(Beginning of Given data)

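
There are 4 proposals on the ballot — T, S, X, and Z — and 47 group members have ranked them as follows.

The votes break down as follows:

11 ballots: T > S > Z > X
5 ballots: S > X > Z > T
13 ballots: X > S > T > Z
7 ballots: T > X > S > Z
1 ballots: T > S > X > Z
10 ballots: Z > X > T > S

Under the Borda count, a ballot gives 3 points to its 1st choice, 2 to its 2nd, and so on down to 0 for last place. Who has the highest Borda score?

X

Borda scores:
  T: 11·3 + 5·0 + 13·1 + 7·3 + 3 + 10·1 = 80
  S: 11·2 + 5·3 + 13·2 + 7·1 + 2 + 10·0 = 72
  X: 11·0 + 5·2 + 13·3 + 7·2 + 1 + 10·2 = 84
  Z: 11·1 + 5·1 + 13·0 + 7·0 + 0 + 10·3 = 46
X has the highest total.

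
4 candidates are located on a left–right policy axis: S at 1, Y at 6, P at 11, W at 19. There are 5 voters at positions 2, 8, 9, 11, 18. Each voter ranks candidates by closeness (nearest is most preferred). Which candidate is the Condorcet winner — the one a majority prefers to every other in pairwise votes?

P

With single-peaked preferences on a line, the Condorcet winner is the candidate closest to the median voter.
The median voter (position 9) is closest to P at 11.
Check: P vs S — voters closer to P: 4 of 5.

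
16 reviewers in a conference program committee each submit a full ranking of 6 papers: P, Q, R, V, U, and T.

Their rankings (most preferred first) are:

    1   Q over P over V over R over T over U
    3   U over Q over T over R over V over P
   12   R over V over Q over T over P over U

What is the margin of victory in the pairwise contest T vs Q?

16

Ballots ranking T above Q: 0.
Ballots ranking Q above T: 1+3+12 = 16.
Q wins 16–0, a margin of 16.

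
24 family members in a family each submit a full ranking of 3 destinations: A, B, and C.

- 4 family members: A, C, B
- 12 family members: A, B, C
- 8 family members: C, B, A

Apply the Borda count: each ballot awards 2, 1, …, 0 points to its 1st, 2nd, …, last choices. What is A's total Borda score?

32

Borda scores:
  A: 4·2 + 12·2 + 8·0 = 32
  B: 4·0 + 12·1 + 8·1 = 20
  C: 4·1 + 12·0 + 8·2 = 20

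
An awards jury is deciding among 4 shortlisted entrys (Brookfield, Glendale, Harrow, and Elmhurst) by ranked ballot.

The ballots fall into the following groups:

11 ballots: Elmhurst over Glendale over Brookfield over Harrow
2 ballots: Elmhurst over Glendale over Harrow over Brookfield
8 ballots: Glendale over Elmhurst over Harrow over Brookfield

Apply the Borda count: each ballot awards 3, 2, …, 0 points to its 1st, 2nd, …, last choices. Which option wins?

Elmhurst

Borda scores:
  Brookfield: 11·1 + 2·0 + 8·0 = 11
  Glendale: 11·2 + 2·2 + 8·3 = 50
  Harrow: 11·0 + 2·1 + 8·1 = 10
  Elmhurst: 11·3 + 2·3 + 8·2 = 55
Elmhurst has the highest total.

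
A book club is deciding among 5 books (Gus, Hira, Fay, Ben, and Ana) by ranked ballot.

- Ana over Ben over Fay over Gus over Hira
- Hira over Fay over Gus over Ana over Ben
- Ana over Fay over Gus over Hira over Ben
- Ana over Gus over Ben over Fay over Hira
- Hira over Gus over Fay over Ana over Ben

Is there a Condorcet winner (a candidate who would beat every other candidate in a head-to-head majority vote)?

Yes

Head-to-head results (5 voters total):
Gus vs Hira: Gus wins 3–2.
Gus vs Fay: Fay wins 3–2.
Gus vs Ben: Gus wins 4–1.
Gus vs Ana: Ana wins 3–2.
Hira vs Fay: Fay wins 3–2.
Hira vs Ben: Hira wins 3–2.
Hira vs Ana: Ana wins 3–2.
Fay vs Ben: Fay wins 3–2.
Fay vs Ana: Ana wins 3–2.
Ben vs Ana: Ana wins 5–0.
Ana beats each rival — Gus (3–2), Hira (3–2), Fay (3–2), Ben (5–0) — so Ana is the Condorcet winner.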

(End of Given data)

### Assignment
The answer should consist only of the number of lines above in which "members" appears.

### Result
5